Activity: Find the string "Apply" in the records. Copy each line that has it.

+ + + +

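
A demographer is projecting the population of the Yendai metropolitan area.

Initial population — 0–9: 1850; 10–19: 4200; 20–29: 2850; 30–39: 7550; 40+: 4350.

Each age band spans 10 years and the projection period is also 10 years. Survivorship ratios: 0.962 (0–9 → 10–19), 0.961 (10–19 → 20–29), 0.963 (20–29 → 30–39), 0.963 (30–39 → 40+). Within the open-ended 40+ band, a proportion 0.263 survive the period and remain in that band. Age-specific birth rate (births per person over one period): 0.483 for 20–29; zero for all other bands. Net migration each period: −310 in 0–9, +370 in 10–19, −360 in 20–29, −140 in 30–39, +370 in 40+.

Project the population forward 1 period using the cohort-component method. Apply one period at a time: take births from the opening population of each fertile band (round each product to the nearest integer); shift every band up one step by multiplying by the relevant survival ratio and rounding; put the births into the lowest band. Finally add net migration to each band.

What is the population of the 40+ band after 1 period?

Call the groups 1 to 5, youngest first.
Period 1.
Births: 2850 * 0.483 = 1377
Group 2: 1850 * 0.962 = 1780
Group 3: 4200 * 0.961 = 4036
Group 4: 2850 * 0.963 = 2745
Group 5: 7550 * 0.963 + 4350 * 0.263 = 7271 + 1144 = 8415
Net migration: Group 1 − 310 → 1067; Group 2 + 370 → 2150; Group 3 − 360 → 3676; Group 4 − 140 → 2605; Group 5 + 370 → 8785
Population now: 0–9=1067, 10–19=2150, 20–29=3676, 30–39=2605, 40+=8785

8785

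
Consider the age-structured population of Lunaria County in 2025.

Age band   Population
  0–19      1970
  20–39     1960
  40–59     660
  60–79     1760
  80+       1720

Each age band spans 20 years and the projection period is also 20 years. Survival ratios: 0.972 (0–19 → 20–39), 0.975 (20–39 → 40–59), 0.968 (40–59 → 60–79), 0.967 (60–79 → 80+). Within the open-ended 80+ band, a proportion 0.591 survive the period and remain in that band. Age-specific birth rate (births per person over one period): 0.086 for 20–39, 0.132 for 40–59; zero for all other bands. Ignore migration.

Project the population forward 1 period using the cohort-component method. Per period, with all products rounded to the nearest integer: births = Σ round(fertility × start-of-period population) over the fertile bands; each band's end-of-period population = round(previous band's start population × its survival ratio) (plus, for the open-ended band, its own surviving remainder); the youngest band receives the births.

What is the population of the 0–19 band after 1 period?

Let band 1 be 0–19 through band 5 = 80+.
— Period 1 —
Births: 1960 * 0.086 = 169  |  660 * 0.132 = 87 ⇒ total 256
Band 2: 1970 * 0.972 = 1915
Band 3: 1960 * 0.975 = 1911
Band 4: 660 * 0.968 = 639
Band 5: 1760 * 0.967 + 1720 * 0.591 = 1702 + 1017 = 2719
Population now: 0–19=256, 20–39=1915, 40–59=1911, 60–79=639, 80+=2719

256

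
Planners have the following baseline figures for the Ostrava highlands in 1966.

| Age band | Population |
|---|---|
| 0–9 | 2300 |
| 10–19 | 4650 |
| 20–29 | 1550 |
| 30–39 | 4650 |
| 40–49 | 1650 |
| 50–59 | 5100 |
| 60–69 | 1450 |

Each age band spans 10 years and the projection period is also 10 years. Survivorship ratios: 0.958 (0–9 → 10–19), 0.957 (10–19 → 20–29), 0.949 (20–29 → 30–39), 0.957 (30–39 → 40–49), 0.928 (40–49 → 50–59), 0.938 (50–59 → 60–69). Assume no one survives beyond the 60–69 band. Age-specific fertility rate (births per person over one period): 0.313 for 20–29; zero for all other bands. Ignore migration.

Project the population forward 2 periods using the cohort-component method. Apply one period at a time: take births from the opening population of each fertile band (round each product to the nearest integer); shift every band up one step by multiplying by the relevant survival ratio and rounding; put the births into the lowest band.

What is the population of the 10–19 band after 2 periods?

Call the groups 1 to 7, youngest first.
[period 1]
Births: 1550 * 0.313 = 485
Group 2: 2300 * 0.958 = 2203
Group 3: 4650 * 0.957 = 4450
Group 4: 1550 * 0.949 = 1471
Group 5: 4650 * 0.957 = 4450
Group 6: 1650 * 0.928 = 1531
Group 7: 5100 * 0.938 = 4784
End of period: [485, 2203, 4450, 1471, 4450, 1531, 4784]
[period 2]
Births: 4450 * 0.313 = 1393
Group 2: 485 * 0.958 = 465
Group 3: 2203 * 0.957 = 2108
Group 4: 4450 * 0.949 = 4223
Group 5: 1471 * 0.957 = 1408
Group 6: 4450 * 0.928 = 4130
Group 7: 1531 * 0.938 = 1436
End of period: [1393, 465, 2108, 4223, 1408, 4130, 1436]

465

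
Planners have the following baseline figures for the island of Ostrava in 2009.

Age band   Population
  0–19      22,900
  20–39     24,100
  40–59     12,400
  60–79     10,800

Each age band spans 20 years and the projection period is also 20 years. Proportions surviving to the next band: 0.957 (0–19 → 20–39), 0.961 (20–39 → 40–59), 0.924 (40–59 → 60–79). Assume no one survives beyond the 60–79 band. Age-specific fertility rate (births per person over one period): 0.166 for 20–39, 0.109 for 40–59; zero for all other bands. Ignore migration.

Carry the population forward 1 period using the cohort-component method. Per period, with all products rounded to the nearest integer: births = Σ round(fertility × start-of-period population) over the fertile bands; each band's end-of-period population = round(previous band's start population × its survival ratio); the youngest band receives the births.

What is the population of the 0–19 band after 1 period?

5353

Call the groups 1 to 4, youngest first.
Period 1:
Births: 24100 * 0.166 = 4001  |  12400 * 0.109 = 1352 → 5353
Group 2: 22900 * 0.957 = 21915
Group 3: 24100 * 0.961 = 23160
Group 4: 12400 * 0.924 = 11458
Population now: 0–19=5353, 20–39=21915, 40–59=23160, 60–79=11458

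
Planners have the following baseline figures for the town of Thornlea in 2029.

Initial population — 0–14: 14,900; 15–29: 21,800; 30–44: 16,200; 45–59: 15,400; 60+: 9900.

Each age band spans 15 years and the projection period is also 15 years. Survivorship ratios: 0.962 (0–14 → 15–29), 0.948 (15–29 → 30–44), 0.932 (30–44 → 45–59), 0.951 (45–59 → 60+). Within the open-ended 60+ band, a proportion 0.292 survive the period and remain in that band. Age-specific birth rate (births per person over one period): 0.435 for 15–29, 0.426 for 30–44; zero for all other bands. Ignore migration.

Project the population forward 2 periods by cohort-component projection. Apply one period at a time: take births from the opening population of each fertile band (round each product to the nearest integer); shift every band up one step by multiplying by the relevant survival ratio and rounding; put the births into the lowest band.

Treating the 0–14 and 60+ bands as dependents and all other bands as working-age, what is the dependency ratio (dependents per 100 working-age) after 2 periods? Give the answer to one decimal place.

71.0

Let band 1 be 0–14 through band 5 = 60+.
Period 1.
Births: 21800 × 0.435 = 9483, 16200 × 0.426 = 6901 — total 16384
Band 2: 14900 × 0.962 = 14334
Band 3: 21800 × 0.948 = 20666
Band 4: 16200 × 0.932 = 15098
Band 5: 15400 × 0.951 + 9900 × 0.292 = 14645 + 2891 = 17536
Population now: 0–14=16384, 15–29=14334, 30–44=20666, 45–59=15098, 60+=17536
Period 2.
Births: 14334 × 0.435 = 6235, 20666 × 0.426 = 8804 — total 15039
Band 2: 16384 × 0.962 = 15761
Band 3: 14334 × 0.948 = 13589
Band 4: 20666 × 0.932 = 19261
Band 5: 15098 × 0.951 + 17536 × 0.292 = 14358 + 5121 = 19479
Population now: 0–14=15039, 15–29=15761, 30–44=13589, 45–59=19261, 60+=19479
Dependents (band 0–14 + band 60+) = 15039 + 19479 = 34518; working-age = 48611; ratio = 34518/48611 × 100 = 71.0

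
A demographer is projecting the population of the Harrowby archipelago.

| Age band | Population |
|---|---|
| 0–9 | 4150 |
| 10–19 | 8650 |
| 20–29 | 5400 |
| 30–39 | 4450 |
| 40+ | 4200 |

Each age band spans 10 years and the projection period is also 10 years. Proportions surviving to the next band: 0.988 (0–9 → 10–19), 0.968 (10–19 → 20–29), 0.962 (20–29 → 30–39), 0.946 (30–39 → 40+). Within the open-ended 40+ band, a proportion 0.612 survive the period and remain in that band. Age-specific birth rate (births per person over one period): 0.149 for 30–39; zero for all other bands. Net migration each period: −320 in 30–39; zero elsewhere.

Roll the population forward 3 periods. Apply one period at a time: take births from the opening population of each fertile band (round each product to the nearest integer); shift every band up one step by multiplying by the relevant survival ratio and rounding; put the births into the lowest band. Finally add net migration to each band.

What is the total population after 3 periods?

Period 1.
Births: 4450 × 0.149 = 663
10–19: 4150 × 0.988 = 4100
20–29: 8650 × 0.968 = 8373
30–39: 5400 × 0.962 = 5195
40+: 4450 × 0.946 + 4200 × 0.612 = 4210 + 2570 = 6780
Net migration: 30–39 − 320 → 4875
End of period: [663, 4100, 8373, 4875, 6780]
Period 2.
Births: 4875 × 0.149 = 726
10–19: 663 × 0.988 = 655
20–29: 4100 × 0.968 = 3969
30–39: 8373 × 0.962 = 8055
40+: 4875 × 0.946 + 6780 × 0.612 = 4612 + 4149 = 8761
Net migration: 30–39 − 320 → 7735
End of period: [726, 655, 3969, 7735, 8761]
Period 3.
Births: 7735 × 0.149 = 1153
10–19: 726 × 0.988 = 717
20–29: 655 × 0.968 = 634
30–39: 3969 × 0.962 = 3818
40+: 7735 × 0.946 + 8761 × 0.612 = 7317 + 5362 = 12679
Net migration: 30–39 − 320 → 3498
End of period: [1153, 717, 634, 3498, 12679]
Total after period 3: 1153 + 717 + 634 + 3498 + 12679 = 18681

18681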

+ + + +

Written response:
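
Project the population forward 1 period using the cohort-component method. Apply one period at a time: take births from the opening population of each fertile band (round each product to the nearest integer); shift every band up one step by multiplying by the relevant survival ratio and rounding; put the births into the lowest band. Finally add net migration to each band.
Project the population forward 2 periods using the cohort-component method. Apply one period at a time: take births from the opening population of each fertile band (round each product to the nearest integer); shift every band up one step by multiplying by the relevant survival ratio and rounding; put the births into the lowest band.
Project the population forward 2 periods by cohort-component projection. Apply one period at a time: take births from the opening population of each fertile band (round each product to the nearest integer); shift every band up one step by multiplying by the relevant survival ratio and rounding; put the births into the lowest band.
Roll the population forward 3 periods. Apply one period at a time: take births from the opening population of each fertile band (round each product to the nearest integer); shift every band up one step by multiplying by the relevant survival ratio and rounding; put the births into the lowest band. Finally add net migration to each band.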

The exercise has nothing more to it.